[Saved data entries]
——
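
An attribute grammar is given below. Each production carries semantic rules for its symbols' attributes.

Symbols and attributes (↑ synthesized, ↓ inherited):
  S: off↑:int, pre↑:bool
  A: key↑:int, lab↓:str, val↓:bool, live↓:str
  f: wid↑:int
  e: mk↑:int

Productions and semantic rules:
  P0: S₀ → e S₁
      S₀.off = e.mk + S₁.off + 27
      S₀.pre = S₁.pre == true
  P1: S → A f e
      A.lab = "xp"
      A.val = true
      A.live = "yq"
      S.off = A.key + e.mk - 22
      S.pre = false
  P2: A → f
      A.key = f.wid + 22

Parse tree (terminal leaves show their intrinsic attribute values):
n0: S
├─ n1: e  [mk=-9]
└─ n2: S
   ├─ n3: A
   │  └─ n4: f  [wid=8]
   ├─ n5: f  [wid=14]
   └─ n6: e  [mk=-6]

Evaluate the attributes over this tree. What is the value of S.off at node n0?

1. n1.mk = -9  [terminal]
2. n3.lab = "xp"  ["xp"]
3. n3.val = true  [true]
4. n3.live = "yq"  ["yq"]
5. n4.wid = 8  [terminal]
6. n3.key = 30  [f.wid + 22]
7. n5.wid = 14  [terminal]
8. n6.mk = -6  [terminal]
9. n2.off = 2  [A.key + e.mk - 22]
10. n2.pre = false  [false]
11. n0.off = 20  [e.mk + S₁.off + 27]
12. n0.pre = false  [S₁.pre == true]

20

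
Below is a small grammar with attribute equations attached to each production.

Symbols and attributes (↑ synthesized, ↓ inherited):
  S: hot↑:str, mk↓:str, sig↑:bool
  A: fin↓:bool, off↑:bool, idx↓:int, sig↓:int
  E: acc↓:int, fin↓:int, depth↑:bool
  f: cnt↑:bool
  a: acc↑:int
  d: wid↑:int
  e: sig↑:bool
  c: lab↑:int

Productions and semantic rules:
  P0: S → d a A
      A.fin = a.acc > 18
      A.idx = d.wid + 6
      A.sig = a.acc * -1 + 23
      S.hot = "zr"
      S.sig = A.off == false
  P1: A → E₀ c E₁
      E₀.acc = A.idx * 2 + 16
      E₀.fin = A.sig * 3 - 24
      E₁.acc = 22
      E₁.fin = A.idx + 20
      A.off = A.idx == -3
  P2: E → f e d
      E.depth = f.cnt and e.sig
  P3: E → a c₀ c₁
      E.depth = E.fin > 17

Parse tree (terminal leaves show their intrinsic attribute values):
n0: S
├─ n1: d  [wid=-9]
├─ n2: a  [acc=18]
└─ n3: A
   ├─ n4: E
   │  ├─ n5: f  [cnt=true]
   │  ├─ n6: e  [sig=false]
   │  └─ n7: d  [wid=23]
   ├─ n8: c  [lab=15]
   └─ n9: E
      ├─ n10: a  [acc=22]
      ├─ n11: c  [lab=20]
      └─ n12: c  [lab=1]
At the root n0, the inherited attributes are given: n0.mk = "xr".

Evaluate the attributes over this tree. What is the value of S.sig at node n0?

false

1. n0.mk = "xr"  [given at root]
2. n1.wid = -9  [terminal]
3. n2.acc = 18  [terminal]
4. n3.fin = false  [a.acc > 18]
5. n3.idx = -3  [d.wid + 6]
6. n3.sig = 5  [a.acc * -1 + 23]
7. n4.acc = 10  [A.idx * 2 + 16]
8. n4.fin = -9  [A.sig * 3 - 24]
9. n5.cnt = true  [terminal]
10. n6.sig = false  [terminal]
11. n7.wid = 23  [terminal]
12. n4.depth = false  [f.cnt and e.sig]
13. n8.lab = 15  [terminal]
14. n9.acc = 22  [22]
15. n9.fin = 17  [A.idx + 20]
16. n10.acc = 22  [terminal]
17. n11.lab = 20  [terminal]
18. n12.lab = 1  [terminal]
19. n9.depth = false  [E.fin > 17]
20. n3.off = true  [A.idx == -3]
21. n0.hot = "zr"  ["zr"]
22. n0.sig = false  [A.off == false]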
——
WHAT THE EXERCISE ASKS -
Once you reach the line with "E: acc↓:int, fin↓:int, depth↑:bool" in the data above, copy it and every line after it exactly, up to and including the line with "P1: A → E₀ c E₁".

ANSWER SPACE -
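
  E: acc↓:int, fin↓:int, depth↑:bool
  f: cnt↑:bool
  a: acc↑:int
  d: wid↑:int
  e: sig↑:bool
  c: lab↑:int

Productions and semantic rules:
  P0: S → d a A
      A.fin = a.acc > 18
      A.idx = d.wid + 6
      A.sig = a.acc * -1 + 23
      S.hot = "zr"
      S.sig = A.off == false
  P1: A → E₀ c E₁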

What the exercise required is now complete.